─── Given records ───
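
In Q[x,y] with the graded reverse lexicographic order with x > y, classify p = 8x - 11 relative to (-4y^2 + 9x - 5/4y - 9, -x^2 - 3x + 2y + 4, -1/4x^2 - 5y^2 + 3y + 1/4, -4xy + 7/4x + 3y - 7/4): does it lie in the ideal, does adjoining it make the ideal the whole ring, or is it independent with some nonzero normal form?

Adjoining 8x - 11 makes the ideal the whole ring: the system is inconsistent.

First compute the reduced Gröbner basis of I by Buchberger's algorithm.
f_1 = -4y^2 + 9x - 5/4y - 9, LT = y^2.
f_2 = -x^2 - 3x + 2y + 4, LT = x^2.
f_3 = -1/4x^2 - 5y^2 + 3y + 1/4, LT = x^2.
f_4 = -4xy + 7/4x + 3y - 7/4, LT = xy.

S(f_1,f_4): lcm = xy^2. S = -9/4x^2 + 3/4xy + 3/4y^2 + 9/4x - 7/16y.
  leading term x^2: subtract (9/4)·f_2 from -9/4x^2 + 3/4xy + 3/4y^2 + 9/4x - 7/16y → 3/4xy + 3/4y^2 + 9x - 79/16y - 9
  leading term xy: subtract (-3/16)·f_4 from 3/4xy + 3/4y^2 + 9x - 79/16y - 9 → 3/4y^2 + 597/64x - 35/8y - 597/64
  leading term y^2: subtract (-3/16)·f_1 from 3/4y^2 + 597/64x - 35/8y - 597/64 → 705/64x - 295/64y - 705/64
  leading term x: no divisor's leading term divides it; move 705/64x to the remainder.
  leading term y: no divisor's leading term divides it; move -295/64y to the remainder.
  leading term 1: no divisor's leading term divides it; move -705/64 to the remainder.
  remainder 705/64x - 295/64y - 705/64 ≠ 0; add h_5 = 705/64x - 295/64y - 705/64 to the basis.

S(f_2,f_3): lcm = x^2. S = -20y^2 + 3x + 10y - 3.
  leading term y^2: subtract (5)·f_1 from -20y^2 + 3x + 10y - 3 → -42x + 65/4y + 42
  leading term x: subtract (-896/235)·h_5 from -42x + 65/4y + 42 → -249/188y
  leading term y: no divisor's leading term divides it; move -249/188y to the remainder.
  remainder -249/188y ≠ 0; add h_6 = -249/188y to the basis.

The other S-polynomials (S(f_1,f_2), S(f_1,f_3), S(f_2,f_4), S(f_3,f_4), S(f_1,h_5), S(f_2,h_5), S(f_3,h_5), S(f_4,h_5), S(f_1,h_6), S(f_2,h_6), S(f_3,h_6), S(f_4,h_6), S(h_5,h_6)) all reduce to 0 modulo the current basis, so we have a Gröbner basis.
Inter-reduce: drop elements whose leading term is divisible by another's, tail-reduce, and make monic.
Reduced Gröbner basis: {x - 1, y}.
Label its elements g_1 = x - 1, g_2 = y.

Reduce p = 8x - 11 modulo G:
  leading term x: subtract (8)·g_1 from 8x - 11 → -3
  leading term 1: no divisor's leading term divides it; move -3 to the remainder.
  normal form = -3.
The normal form is nonzero, so p ∉ I. Since p minus its normal form lies in I, I + (p) = I + (r) where r = -3; decide whether this ideal is the whole ring.
Here r = -3 is a nonzero constant, hence a unit: 1 ∈ I + (p), the Gröbner basis of I + (p) is {1}, and the enlarged system has no common solution — adjoining p is inconsistent.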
───
Task to carry out: The records above must be transcribed without a single omission.

Written response:
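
In Q[x,y] with the graded reverse lexicographic order with x > y, classify p = 8x - 11 relative to (-4y^2 + 9x - 5/4y - 9, -x^2 - 3x + 2y + 4, -1/4x^2 - 5y^2 + 3y + 1/4, -4xy + 7/4x + 3y - 7/4): does it lie in the ideal, does adjoining it make the ideal the whole ring, or is it independent with some nonzero normal form?

Adjoining 8x - 11 makes the ideal the whole ring: the system is inconsistent.

First compute the reduced Gröbner basis of I by Buchberger's algorithm.
f_1 = -4y^2 + 9x - 5/4y - 9, LT = y^2.
f_2 = -x^2 - 3x + 2y + 4, LT = x^2.
f_3 = -1/4x^2 - 5y^2 + 3y + 1/4, LT = x^2.
f_4 = -4xy + 7/4x + 3y - 7/4, LT = xy.

S(f_1,f_4): lcm = xy^2. S = -9/4x^2 + 3/4xy + 3/4y^2 + 9/4x - 7/16y.
  leading term x^2: subtract (9/4)·f_2 from -9/4x^2 + 3/4xy + 3/4y^2 + 9/4x - 7/16y → 3/4xy + 3/4y^2 + 9x - 79/16y - 9
  leading term xy: subtract (-3/16)·f_4 from 3/4xy + 3/4y^2 + 9x - 79/16y - 9 → 3/4y^2 + 597/64x - 35/8y - 597/64
  leading term y^2: subtract (-3/16)·f_1 from 3/4y^2 + 597/64x - 35/8y - 597/64 → 705/64x - 295/64y - 705/64
  leading term x: no divisor's leading term divides it; move 705/64x to the remainder.
  leading term y: no divisor's leading term divides it; move -295/64y to the remainder.
  leading term 1: no divisor's leading term divides it; move -705/64 to the remainder.
  remainder 705/64x - 295/64y - 705/64 ≠ 0; add h_5 = 705/64x - 295/64y - 705/64 to the basis.

S(f_2,f_3): lcm = x^2. S = -20y^2 + 3x + 10y - 3.
  leading term y^2: subtract (5)·f_1 from -20y^2 + 3x + 10y - 3 → -42x + 65/4y + 42
  leading term x: subtract (-896/235)·h_5 from -42x + 65/4y + 42 → -249/188y
  leading term y: no divisor's leading term divides it; move -249/188y to the remainder.
  remainder -249/188y ≠ 0; add h_6 = -249/188y to the basis.

The other S-polynomials (S(f_1,f_2), S(f_1,f_3), S(f_2,f_4), S(f_3,f_4), S(f_1,h_5), S(f_2,h_5), S(f_3,h_5), S(f_4,h_5), S(f_1,h_6), S(f_2,h_6), S(f_3,h_6), S(f_4,h_6), S(h_5,h_6)) all reduce to 0 modulo the current basis, so we have a Gröbner basis.
Inter-reduce: drop elements whose leading term is divisible by another's, tail-reduce, and make monic.
Reduced Gröbner basis: {x - 1, y}.
Label its elements g_1 = x - 1, g_2 = y.

Reduce p = 8x - 11 modulo G:
  leading term x: subtract (8)·g_1 from 8x - 11 → -3
  leading term 1: no divisor's leading term divides it; move -3 to the remainder.
  normal form = -3.
The normal form is nonzero, so p ∉ I. Since p minus its normal form lies in I, I + (p) = I + (r) where r = -3; decide whether this ideal is the whole ring.
Here r = -3 is a nonzero constant, hence a unit: 1 ∈ I + (p), the Gröbner basis of I + (p) is {1}, and the enlarged system has no common solution — adjoining p is inconsistent.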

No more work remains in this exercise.